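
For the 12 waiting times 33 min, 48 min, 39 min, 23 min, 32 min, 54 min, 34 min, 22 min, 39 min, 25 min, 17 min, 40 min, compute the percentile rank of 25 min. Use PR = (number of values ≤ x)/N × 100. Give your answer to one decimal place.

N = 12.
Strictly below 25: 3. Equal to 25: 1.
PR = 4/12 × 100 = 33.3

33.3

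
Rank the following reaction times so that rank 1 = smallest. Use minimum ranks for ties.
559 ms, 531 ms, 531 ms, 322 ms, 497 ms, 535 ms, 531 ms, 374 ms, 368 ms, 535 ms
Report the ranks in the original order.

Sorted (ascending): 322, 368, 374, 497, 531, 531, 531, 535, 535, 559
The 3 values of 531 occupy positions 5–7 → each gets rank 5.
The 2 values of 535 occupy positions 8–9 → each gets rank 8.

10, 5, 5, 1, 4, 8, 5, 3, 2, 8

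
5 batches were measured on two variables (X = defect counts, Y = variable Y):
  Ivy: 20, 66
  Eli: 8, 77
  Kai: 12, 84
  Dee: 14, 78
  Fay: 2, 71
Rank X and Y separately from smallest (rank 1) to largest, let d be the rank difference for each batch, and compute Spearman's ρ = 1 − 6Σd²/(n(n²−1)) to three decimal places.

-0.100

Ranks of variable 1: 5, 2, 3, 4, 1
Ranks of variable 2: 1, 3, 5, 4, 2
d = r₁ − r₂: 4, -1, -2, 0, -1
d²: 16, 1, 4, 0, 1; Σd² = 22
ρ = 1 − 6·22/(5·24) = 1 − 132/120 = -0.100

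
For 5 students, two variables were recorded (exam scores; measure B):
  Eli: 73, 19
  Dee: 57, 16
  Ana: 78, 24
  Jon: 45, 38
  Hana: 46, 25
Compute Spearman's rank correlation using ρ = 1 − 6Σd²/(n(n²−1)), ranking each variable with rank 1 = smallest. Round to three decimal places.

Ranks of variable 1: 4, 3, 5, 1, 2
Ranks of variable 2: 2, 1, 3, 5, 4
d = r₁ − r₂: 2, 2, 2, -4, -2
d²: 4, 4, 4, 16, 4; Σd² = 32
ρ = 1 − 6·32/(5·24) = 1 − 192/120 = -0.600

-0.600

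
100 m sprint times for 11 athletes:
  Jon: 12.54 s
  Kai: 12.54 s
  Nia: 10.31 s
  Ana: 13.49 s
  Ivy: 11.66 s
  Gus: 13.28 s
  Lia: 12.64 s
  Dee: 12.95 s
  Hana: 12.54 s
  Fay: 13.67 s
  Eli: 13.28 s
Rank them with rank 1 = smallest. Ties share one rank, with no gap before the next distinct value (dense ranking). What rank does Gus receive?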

■ WHAT IS NEEDED ■
Find the string "were" in the entries above and return each line that holds it.

■ RESULT ■
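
5 batches were measured on two variables (X = defect counts, Y = variable Y):
For 5 students, two variables were recorded (exam scores; measure B):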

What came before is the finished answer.